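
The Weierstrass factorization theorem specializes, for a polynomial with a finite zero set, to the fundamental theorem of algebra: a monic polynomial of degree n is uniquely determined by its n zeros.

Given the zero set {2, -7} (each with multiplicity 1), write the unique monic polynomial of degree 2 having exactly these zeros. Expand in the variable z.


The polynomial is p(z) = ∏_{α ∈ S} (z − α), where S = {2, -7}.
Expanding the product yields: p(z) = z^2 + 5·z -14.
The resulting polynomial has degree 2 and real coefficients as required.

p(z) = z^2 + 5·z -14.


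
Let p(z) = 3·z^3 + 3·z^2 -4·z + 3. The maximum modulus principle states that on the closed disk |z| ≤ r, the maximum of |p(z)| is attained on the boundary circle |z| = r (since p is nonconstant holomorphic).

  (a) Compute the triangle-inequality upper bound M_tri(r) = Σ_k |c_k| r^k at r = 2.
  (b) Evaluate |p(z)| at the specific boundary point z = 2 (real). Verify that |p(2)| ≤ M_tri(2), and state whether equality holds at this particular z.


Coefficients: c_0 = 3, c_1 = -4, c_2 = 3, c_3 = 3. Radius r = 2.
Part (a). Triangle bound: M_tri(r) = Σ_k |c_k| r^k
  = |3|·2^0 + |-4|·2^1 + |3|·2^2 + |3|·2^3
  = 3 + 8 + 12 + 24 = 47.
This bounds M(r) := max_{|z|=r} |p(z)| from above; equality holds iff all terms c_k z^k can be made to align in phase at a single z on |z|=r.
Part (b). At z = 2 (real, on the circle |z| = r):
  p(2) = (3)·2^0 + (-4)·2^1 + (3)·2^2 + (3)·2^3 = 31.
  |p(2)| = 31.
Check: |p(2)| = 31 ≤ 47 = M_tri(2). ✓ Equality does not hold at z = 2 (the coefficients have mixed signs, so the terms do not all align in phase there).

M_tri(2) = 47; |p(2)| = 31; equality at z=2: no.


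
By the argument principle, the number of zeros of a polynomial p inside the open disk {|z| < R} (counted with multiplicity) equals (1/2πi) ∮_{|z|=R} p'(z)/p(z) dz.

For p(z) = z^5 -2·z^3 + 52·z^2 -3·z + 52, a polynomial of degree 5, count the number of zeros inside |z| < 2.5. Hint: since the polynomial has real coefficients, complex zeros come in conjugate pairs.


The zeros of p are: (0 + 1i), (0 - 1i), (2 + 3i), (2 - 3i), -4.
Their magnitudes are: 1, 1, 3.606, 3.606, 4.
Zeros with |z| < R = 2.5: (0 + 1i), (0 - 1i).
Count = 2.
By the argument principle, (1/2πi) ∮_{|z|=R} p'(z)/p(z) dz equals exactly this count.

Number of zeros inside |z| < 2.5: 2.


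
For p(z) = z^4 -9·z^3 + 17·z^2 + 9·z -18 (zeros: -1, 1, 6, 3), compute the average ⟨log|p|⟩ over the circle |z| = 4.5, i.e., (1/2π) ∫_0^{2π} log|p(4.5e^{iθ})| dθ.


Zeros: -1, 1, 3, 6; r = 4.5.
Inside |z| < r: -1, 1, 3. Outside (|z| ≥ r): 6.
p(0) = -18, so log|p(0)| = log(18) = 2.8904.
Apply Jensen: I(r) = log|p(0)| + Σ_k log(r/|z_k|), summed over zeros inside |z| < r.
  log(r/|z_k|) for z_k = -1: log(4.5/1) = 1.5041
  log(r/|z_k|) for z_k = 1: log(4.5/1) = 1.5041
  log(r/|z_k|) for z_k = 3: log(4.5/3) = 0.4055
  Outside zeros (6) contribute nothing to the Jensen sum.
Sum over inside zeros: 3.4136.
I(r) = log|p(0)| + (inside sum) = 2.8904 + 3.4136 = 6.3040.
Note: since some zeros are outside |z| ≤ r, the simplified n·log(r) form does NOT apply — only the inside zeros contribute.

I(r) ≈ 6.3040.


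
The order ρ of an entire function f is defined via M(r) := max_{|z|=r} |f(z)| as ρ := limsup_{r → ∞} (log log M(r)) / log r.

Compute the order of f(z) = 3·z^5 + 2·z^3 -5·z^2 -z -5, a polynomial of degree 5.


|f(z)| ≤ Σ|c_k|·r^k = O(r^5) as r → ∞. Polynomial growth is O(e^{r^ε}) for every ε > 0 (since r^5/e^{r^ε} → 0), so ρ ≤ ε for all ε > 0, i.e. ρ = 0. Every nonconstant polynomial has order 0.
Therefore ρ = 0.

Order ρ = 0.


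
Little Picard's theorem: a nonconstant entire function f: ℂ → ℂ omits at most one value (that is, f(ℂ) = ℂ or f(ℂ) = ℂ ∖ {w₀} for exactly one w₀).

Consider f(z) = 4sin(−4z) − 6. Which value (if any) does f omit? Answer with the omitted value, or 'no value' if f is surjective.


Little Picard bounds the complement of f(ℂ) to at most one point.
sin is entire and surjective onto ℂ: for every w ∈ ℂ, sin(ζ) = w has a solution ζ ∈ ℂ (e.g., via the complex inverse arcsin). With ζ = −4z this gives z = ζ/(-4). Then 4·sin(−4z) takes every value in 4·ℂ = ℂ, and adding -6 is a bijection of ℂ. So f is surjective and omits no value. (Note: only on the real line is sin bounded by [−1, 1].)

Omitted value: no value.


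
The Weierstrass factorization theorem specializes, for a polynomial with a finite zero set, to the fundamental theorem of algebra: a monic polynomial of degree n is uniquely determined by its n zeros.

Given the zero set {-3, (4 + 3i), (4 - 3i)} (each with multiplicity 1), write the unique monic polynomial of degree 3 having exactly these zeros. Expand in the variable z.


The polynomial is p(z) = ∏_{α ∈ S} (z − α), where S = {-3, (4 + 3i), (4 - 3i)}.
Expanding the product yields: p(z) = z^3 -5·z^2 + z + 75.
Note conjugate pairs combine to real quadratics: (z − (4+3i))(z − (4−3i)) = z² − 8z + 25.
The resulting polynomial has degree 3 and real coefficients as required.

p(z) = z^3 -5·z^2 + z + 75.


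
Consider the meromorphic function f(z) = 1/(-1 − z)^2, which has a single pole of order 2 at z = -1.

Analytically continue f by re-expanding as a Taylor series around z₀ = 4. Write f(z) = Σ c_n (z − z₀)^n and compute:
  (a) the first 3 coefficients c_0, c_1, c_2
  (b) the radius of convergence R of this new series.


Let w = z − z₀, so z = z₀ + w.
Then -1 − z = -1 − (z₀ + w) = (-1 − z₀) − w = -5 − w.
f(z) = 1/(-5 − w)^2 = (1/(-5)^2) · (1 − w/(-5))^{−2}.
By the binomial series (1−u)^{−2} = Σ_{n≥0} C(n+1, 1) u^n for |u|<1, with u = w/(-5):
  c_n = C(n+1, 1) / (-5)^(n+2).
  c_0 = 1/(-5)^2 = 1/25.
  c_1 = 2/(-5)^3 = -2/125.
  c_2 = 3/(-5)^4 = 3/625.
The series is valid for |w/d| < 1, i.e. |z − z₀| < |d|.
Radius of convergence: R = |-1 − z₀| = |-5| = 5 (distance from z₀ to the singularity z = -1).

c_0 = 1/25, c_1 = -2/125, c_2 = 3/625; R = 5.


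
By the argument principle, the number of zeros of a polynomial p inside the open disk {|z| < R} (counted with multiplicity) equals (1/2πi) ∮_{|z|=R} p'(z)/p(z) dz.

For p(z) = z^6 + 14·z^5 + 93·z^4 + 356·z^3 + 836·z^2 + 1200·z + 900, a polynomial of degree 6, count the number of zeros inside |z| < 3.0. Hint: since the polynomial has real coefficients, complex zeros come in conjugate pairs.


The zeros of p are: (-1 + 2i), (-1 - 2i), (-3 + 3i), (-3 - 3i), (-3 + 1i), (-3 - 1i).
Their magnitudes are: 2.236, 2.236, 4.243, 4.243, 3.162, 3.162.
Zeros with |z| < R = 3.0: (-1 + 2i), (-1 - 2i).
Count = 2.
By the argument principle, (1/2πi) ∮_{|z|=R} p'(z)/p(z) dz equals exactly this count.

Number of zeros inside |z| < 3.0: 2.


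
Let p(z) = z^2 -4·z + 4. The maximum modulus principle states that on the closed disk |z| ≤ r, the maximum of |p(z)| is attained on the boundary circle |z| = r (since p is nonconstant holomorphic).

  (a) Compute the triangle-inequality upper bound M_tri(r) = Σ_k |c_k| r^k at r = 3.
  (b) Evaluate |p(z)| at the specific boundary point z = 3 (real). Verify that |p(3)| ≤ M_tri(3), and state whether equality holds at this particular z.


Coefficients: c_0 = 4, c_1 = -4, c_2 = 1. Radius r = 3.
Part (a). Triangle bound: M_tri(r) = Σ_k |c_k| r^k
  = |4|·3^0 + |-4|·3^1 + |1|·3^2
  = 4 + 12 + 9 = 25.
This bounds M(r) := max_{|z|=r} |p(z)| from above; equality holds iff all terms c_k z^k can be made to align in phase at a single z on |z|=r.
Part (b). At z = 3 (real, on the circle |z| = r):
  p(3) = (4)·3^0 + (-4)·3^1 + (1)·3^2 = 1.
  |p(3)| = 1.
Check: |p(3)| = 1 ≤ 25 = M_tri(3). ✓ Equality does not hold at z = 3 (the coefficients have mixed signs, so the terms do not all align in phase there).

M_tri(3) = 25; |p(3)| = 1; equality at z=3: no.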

» **Your instructions**:
Count every line of the data above where "upper" appears, and give the total only.

» **Result of this exercise**:
2